▸ **Problem**: Please repeat the line that has "The demand for commuter" and all lines after it, exactly as they appear, through the end of the entries.

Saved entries
▬▬▬▬▬▬▬▬▬▬
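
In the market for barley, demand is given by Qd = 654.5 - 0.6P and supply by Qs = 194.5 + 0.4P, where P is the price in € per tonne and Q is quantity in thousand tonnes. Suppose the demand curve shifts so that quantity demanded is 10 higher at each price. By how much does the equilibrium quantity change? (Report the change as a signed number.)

ΔQ = 4

At equilibrium Qd = Qs, so 654.5 - 0.6P = 194.5 + 0.4P; collecting terms, 460 = P and P* = 460.
Then Q* = 654.5 - 0.6(460) = 378.5.
After the shift, demand is Qd = 664.5 - 0.6P.
Re-solving, P = 470 gives P = 470 and Q = 382.5.
ΔQ = 382.5 - 378.5 = 4.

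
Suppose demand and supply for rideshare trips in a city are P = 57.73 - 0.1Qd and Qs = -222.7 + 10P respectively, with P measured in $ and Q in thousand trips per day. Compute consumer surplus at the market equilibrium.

Consumer surplus = 1571.7645

Solving each curve for Q: Qd = 577.3 - 10P.
Set Qd = Qs: 577.3 - 10P = -222.7 + 10P, so 800 = 20P and P* = 40.
Plugging P* into demand: Q* = 577.3 - 10(40) = 177.3.
Demand choke price (Qd = 0): P = 577.3/10 = 57.73. Consumer surplus = ½ × (57.73 - 40) × 177.3 = 1571.7645.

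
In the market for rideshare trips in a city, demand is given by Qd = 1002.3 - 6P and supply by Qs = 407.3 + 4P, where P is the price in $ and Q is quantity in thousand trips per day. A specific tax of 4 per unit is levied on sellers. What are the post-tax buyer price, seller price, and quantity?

Sellers keep P_s = P_b - 4 per unit, so supply in terms of the buyer price is Qs = 391.3 + 4P_b.
Equate demand and the shifted supply: 1002.3 - 6P_b = 391.3 + 4P_b, giving 10P_b = 611, so P_b = 61.1.
So P_s = 57.1 and the quantity traded is Q = 1002.3 - 6(61.1) = 635.7.

P_b = 61.1, P_s = 57.1, Q = 635.7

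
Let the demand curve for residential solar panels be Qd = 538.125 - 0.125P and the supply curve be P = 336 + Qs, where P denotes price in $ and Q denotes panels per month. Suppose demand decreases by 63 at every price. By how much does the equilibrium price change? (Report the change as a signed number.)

Inverting to quantity form: Qs = -336 + P.
At equilibrium Qd = Qs, so 538.125 - 0.125P = -336 + P; collecting terms, 874.125 = 1.125P and P* = 777.
From the demand curve, Q* = 538.125 - 0.125(777) = 441.
After the shift, demand is Qd = 475.125 - 0.125P.
New equilibrium: 811.125 = 1.125P, so P = 721 and Q = 385.
ΔP = 721 - 777 = -56.

ΔP = -56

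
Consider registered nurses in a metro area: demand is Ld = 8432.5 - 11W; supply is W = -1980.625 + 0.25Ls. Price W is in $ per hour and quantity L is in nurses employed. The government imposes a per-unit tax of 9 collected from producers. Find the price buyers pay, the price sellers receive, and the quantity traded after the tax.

W_b = 36.4, W_s = 27.4, L = 8032.1

Rewriting in direct form: Ls = 7922.5 + 4W.
With a tax of 9 on producers, they supply based on the net price W_s = W_b - 9, so Ls = 7886.5 + 4W_b.
Market clearing requires 8432.5 - 11W_b = 7886.5 + 4W_b; hence 546 = 15W_b and W_b = 36.4.
So W_s = 27.4 and the quantity traded is L = 8432.5 - 11(36.4) = 8032.1.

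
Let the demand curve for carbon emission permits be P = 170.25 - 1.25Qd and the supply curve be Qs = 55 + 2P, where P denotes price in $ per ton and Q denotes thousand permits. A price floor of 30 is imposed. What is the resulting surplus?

Surplus = 2.8

In direct form, Qd = 136.2 - 0.8P.
With P fixed at 30, quantity demanded is 112.2 and quantity supplied is 115.
Surplus = Qs - Qd = 115 - 112.2 = 2.8.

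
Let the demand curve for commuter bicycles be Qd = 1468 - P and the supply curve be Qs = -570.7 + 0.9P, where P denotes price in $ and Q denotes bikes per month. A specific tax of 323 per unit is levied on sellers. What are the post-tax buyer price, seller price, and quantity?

With a tax of 323 on sellers, they supply based on the net price P_s = P_b - 323, so Qs = -861.4 + 0.9P_b.
Set Qd = Qs: 1468 - P_b = -861.4 + 0.9P_b, so 2329.4 = 1.9P_b and P_b = 1226.
Then P_s = 1226 - 323 = 903 and Q = 1468 - 1226 = 242.

P_b = 1226, P_s = 903, Q = 242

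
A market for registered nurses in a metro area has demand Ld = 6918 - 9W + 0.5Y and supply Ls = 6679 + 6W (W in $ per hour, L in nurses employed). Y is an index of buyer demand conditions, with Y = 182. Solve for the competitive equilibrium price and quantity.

With Y = 182, demand is Ld = 7009 - 9W.
Set Ld = Ls: 7009 - 9W = 6679 + 6W, so 330 = 15W and W* = 22.
Substitute back: L* = 7009 - 9(22) = 6811.

W* = 22, L* = 6811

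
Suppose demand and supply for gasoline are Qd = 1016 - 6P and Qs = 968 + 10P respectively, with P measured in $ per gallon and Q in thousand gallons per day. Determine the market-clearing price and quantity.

Equating demand and supply, 1016 - 6P = 968 + 10P gives 16P = 48, so P* = 3.
Substitute back: Q* = 1016 - 6(3) = 998.

P* = 3, Q* = 998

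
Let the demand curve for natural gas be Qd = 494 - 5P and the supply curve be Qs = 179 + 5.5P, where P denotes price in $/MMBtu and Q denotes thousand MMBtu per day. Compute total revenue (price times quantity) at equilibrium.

Total revenue = 10320

Set Qd = Qs: 494 - 5P = 179 + 5.5P, so 315 = 10.5P and P* = 30.
Plugging P* into demand: Q* = 494 - 5(30) = 344.
Total revenue = P* × Q* = 30 × 344 = 10320.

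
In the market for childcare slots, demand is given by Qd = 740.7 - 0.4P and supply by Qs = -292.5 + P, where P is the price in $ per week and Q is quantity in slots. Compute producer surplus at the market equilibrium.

Producer surplus = 99235.125

At equilibrium Qd = Qs, so 740.7 - 0.4P = -292.5 + P; collecting terms, 1033.2 = 1.4P and P* = 738.
From the demand curve, Q* = 740.7 - 0.4(738) = 445.5.
Supply choke price (Qs = 0): P = 292.5. Producer surplus = ½ × (738 - 292.5) × 445.5 = 99235.125.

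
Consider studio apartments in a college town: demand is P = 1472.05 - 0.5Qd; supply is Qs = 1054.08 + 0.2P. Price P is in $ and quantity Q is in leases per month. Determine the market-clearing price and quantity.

Rewriting in direct form: Qd = 2944.1 - 2P.
Equating demand and supply, 2944.1 - 2P = 1054.08 + 0.2P gives 2.2P = 1890.02, so P* = 859.1.
Plugging P* into demand: Q* = 2944.1 - 2(859.1) = 1225.9.

P* = 859.1, Q* = 1225.9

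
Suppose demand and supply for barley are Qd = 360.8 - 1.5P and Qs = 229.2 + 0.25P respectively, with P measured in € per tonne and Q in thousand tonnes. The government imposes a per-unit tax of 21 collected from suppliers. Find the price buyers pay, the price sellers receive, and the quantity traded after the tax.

P_b = 78.2, P_s = 57.2, Q = 243.5

The tax drives a wedge P_b - P_s = 21. Substituting P_s = P_b - 21 into supply: Qs = 223.95 + 0.25P_b.
Set Qd = Qs: 360.8 - 1.5P_b = 223.95 + 0.25P_b, so 136.85 = 1.75P_b and P_b = 78.2.
Then P_s = 78.2 - 21 = 57.2 and Q = 360.8 - 1.5(78.2) = 243.5.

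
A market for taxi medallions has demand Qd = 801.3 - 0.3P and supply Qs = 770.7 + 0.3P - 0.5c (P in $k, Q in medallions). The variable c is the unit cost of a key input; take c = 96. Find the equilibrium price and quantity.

P* = 131, Q* = 762

With c = 96, supply is Qs = 722.7 + 0.3P.
Equating demand and supply, 801.3 - 0.3P = 722.7 + 0.3P gives 0.6P = 78.6, so P* = 131.
Then Q* = 801.3 - 0.3(131) = 762.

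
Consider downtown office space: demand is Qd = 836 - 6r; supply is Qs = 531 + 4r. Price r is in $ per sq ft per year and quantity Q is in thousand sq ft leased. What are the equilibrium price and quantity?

r* = 30.5, Q* = 653

The market clears where 836 - 6r = 531 + 4r. Rearranging, 10r = 305, hence r* = 30.5.
Plugging r* into demand: Q* = 836 - 6(30.5) = 653.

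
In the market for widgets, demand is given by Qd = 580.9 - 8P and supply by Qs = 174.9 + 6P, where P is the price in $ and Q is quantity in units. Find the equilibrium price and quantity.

The market clears where 580.9 - 8P = 174.9 + 6P. Rearranging, 14P = 406, hence P* = 29.
From the demand curve, Q* = 580.9 - 8(29) = 348.9.

P* = 29, Q* = 348.9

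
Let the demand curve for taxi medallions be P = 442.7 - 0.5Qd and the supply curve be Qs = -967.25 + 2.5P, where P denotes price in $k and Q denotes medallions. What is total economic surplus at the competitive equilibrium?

Inverting to quantity form: Qd = 885.4 - 2P.
At equilibrium Qd = Qs, so 885.4 - 2P = -967.25 + 2.5P; collecting terms, 1852.65 = 4.5P and P* = 411.7.
From the demand curve, Q* = 885.4 - 2(411.7) = 62.
Demand choke price = 442.7; supply choke price = 386.9. CS = ½(442.7 - 411.7)(62) = 961; PS = ½(411.7 - 386.9)(62) = 768.8. Total surplus = 1729.8.

Total surplus = 1729.8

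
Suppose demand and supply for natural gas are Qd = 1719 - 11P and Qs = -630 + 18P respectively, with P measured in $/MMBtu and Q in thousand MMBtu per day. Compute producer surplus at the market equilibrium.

At equilibrium Qd = Qs, so 1719 - 11P = -630 + 18P; collecting terms, 2349 = 29P and P* = 81.
Plugging P* into demand: Q* = 1719 - 11(81) = 828.
Supply choke price (Qs = 0): P = 35. Producer surplus = ½ × (81 - 35) × 828 = 19044.

Producer surplus = 19044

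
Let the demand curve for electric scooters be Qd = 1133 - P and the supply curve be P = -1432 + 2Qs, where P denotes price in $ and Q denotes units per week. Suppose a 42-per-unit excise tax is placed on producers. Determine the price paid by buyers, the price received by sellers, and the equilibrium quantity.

Solving each curve for Q: Qs = 716 + 0.5P.
Producers keep P_s = P_b - 42 per unit, so supply in terms of the buyer price is Qs = 695 + 0.5P_b.
Set Qd = Qs: 1133 - P_b = 695 + 0.5P_b, so 438 = 1.5P_b and P_b = 292.
So P_s = 250 and the quantity traded is Q = 1133 - 292 = 841.

P_b = 292, P_s = 250, Q = 841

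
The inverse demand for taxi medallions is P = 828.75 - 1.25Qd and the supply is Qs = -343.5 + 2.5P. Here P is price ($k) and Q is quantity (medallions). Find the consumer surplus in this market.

Consumer surplus = 109725.625

Rewriting in direct form: Qd = 663 - 0.8P.
At equilibrium Qd = Qs, so 663 - 0.8P = -343.5 + 2.5P; collecting terms, 1006.5 = 3.3P and P* = 305.
From the demand curve, Q* = 663 - 0.8(305) = 419.
Demand choke price (Qd = 0): P = 663/0.8 = 828.75. Consumer surplus = ½ × (828.75 - 305) × 419 = 109725.625.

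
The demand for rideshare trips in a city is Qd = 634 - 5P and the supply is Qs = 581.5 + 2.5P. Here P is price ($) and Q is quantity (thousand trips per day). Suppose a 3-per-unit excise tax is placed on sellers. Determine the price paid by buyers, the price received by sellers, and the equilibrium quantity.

P_b = 8, P_s = 5, Q = 594

Sellers keep P_s = P_b - 3 per unit, so supply in terms of the buyer price is Qs = 574 + 2.5P_b.
Set Qd = Qs: 634 - 5P_b = 574 + 2.5P_b, so 60 = 7.5P_b and P_b = 8.
So P_s = 5 and the quantity traded is Q = 634 - 5(8) = 594.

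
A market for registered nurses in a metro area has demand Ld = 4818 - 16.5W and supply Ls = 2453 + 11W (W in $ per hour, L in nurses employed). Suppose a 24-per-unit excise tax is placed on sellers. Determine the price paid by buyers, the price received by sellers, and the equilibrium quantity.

The tax drives a wedge W_b - W_s = 24. Substituting W_s = W_b - 24 into supply: Ls = 2189 + 11W_b.
Market clearing requires 4818 - 16.5W_b = 2189 + 11W_b; hence 2629 = 27.5W_b and W_b = 95.6.
So W_s = 71.6 and the quantity traded is L = 4818 - 16.5(95.6) = 3240.6.

W_b = 95.6, W_s = 71.6, L = 3240.6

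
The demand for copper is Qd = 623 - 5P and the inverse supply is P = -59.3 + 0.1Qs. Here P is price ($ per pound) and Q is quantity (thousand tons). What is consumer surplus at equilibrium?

Consumer surplus = 37576.9

In direct form, Qs = 593 + 10P.
Set Qd = Qs: 623 - 5P = 593 + 10P, so 30 = 15P and P* = 2.
Then Q* = 623 - 5(2) = 613.
Demand choke price (Qd = 0): P = 623/5 = 124.6. Consumer surplus = ½ × (124.6 - 2) × 613 = 37576.9.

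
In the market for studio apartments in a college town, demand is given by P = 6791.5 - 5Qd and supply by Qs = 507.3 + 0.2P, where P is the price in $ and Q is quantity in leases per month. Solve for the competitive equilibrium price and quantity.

P* = 2127.5, Q* = 932.8

In direct form, Qd = 1358.3 - 0.2P.
Equating demand and supply, 1358.3 - 0.2P = 507.3 + 0.2P gives 0.4P = 851, so P* = 2127.5.
Substitute back: Q* = 1358.3 - 0.2(2127.5) = 932.8.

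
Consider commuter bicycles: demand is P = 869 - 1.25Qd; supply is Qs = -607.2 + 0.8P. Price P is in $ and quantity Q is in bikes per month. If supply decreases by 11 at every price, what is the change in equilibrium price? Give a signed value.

ΔP = 6.875

Solving each curve for Q: Qd = 695.2 - 0.8P.
Set Qd = Qs: 695.2 - 0.8P = -607.2 + 0.8P, so 1302.4 = 1.6P and P* = 814.
Then Q* = 695.2 - 0.8(814) = 44.
After the shift, supply is Qs = -618.2 + 0.8P.
New equilibrium: 1313.4 = 1.6P, so P = 820.875 and Q = 38.5.
ΔP = 820.875 - 814 = 6.875.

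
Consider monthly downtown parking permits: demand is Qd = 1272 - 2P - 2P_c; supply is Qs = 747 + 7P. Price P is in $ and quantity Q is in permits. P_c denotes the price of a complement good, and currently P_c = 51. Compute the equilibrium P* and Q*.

P* = 47, Q* = 1076

With P_c = 51, demand is Qd = 1170 - 2P.
Equating demand and supply, 1170 - 2P = 747 + 7P gives 9P = 423, so P* = 47.
From the demand curve, Q* = 1170 - 2(47) = 1076.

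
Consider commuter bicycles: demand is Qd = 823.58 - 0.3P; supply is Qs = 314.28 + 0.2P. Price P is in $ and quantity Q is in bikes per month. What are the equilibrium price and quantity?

The market clears where 823.58 - 0.3P = 314.28 + 0.2P. Rearranging, 0.5P = 509.3, hence P* = 1018.6.
From the demand curve, Q* = 823.58 - 0.3(1018.6) = 518.

P* = 1018.6, Q* = 518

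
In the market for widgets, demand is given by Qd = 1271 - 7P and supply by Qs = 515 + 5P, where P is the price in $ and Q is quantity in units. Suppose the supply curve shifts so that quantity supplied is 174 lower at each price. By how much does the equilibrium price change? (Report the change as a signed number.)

At equilibrium Qd = Qs, so 1271 - 7P = 515 + 5P; collecting terms, 756 = 12P and P* = 63.
From the demand curve, Q* = 1271 - 7(63) = 830.
After the shift, supply is Qs = 341 + 5P.
New equilibrium: 930 = 12P, so P = 77.5 and Q = 728.5.
ΔP = 77.5 - 63 = 14.5.

ΔP = 14.5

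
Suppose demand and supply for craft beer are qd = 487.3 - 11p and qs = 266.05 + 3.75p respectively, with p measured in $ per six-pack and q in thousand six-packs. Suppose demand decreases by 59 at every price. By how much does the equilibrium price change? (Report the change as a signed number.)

Δp = -4

At equilibrium qd = qs, so 487.3 - 11p = 266.05 + 3.75p; collecting terms, 221.25 = 14.75p and p* = 15.
Then q* = 487.3 - 11(15) = 322.3.
After the shift, demand is qd = 428.3 - 11p.
New equilibrium: 162.25 = 14.75p, so p = 11 and q = 307.3.
Δp = 11 - 15 = -4.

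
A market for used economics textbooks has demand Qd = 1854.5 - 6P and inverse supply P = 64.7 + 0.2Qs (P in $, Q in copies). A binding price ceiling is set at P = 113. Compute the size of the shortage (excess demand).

Shortage = 935

Solving each curve for Q: Qs = -323.5 + 5P.
With P fixed at 113, quantity demanded is 1176.5 and quantity supplied is 241.5.
Shortage = Qd - Qs = 1176.5 - 241.5 = 935.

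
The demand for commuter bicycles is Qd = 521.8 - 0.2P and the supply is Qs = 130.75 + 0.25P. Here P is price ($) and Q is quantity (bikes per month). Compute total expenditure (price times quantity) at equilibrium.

At equilibrium Qd = Qs, so 521.8 - 0.2P = 130.75 + 0.25P; collecting terms, 391.05 = 0.45P and P* = 869.
From the demand curve, Q* = 521.8 - 0.2(869) = 348.
Total expenditure = P* × Q* = 869 × 348 = 302412.

Total expenditure = 302412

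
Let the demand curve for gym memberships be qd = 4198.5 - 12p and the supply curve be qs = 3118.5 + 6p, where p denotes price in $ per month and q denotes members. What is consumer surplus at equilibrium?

Consumer surplus = 504165.09375

Equating demand and supply, 4198.5 - 12p = 3118.5 + 6p gives 18p = 1080, so p* = 60.
Then q* = 4198.5 - 12(60) = 3478.5.
Demand choke price (qd = 0): p = 4198.5/12 = 349.875. Consumer surplus = ½ × (349.875 - 60) × 3478.5 = 504165.09375.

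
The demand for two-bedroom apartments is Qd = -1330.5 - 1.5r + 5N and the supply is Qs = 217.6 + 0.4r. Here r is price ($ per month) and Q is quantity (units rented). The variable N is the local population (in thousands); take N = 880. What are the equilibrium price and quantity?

r* = 1501, Q* = 818

With N = 880, demand is Qd = 3069.5 - 1.5r.
Set Qd = Qs: 3069.5 - 1.5r = 217.6 + 0.4r, so 2851.9 = 1.9r and r* = 1501.
Then Q* = 3069.5 - 1.5(1501) = 818.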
▬▬▬▬▬▬▬▬▬▬
▸ **Output for this task**:
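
The demand for commuter bicycles is Qd = 521.8 - 0.2P and the supply is Qs = 130.75 + 0.25P. Here P is price ($) and Q is quantity (bikes per month). Compute total expenditure (price times quantity) at equilibrium.

At equilibrium Qd = Qs, so 521.8 - 0.2P = 130.75 + 0.25P; collecting terms, 391.05 = 0.45P and P* = 869.
From the demand curve, Q* = 521.8 - 0.2(869) = 348.
Total expenditure = P* × Q* = 869 × 348 = 302412.

Total expenditure = 302412

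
Let the demand curve for gym memberships be qd = 4198.5 - 12p and the supply curve be qs = 3118.5 + 6p, where p denotes price in $ per month and q denotes members. What is consumer surplus at equilibrium?

Consumer surplus = 504165.09375

Equating demand and supply, 4198.5 - 12p = 3118.5 + 6p gives 18p = 1080, so p* = 60.
Then q* = 4198.5 - 12(60) = 3478.5.
Demand choke price (qd = 0): p = 4198.5/12 = 349.875. Consumer surplus = ½ × (349.875 - 60) × 3478.5 = 504165.09375.

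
The demand for two-bedroom apartments is Qd = -1330.5 - 1.5r + 5N and the supply is Qs = 217.6 + 0.4r. Here r is price ($ per month) and Q is quantity (units rented). The variable N is the local population (in thousands); take N = 880. What are the equilibrium price and quantity?

r* = 1501, Q* = 818

With N = 880, demand is Qd = 3069.5 - 1.5r.
Set Qd = Qs: 3069.5 - 1.5r = 217.6 + 0.4r, so 2851.9 = 1.9r and r* = 1501.
Then Q* = 3069.5 - 1.5(1501) = 818.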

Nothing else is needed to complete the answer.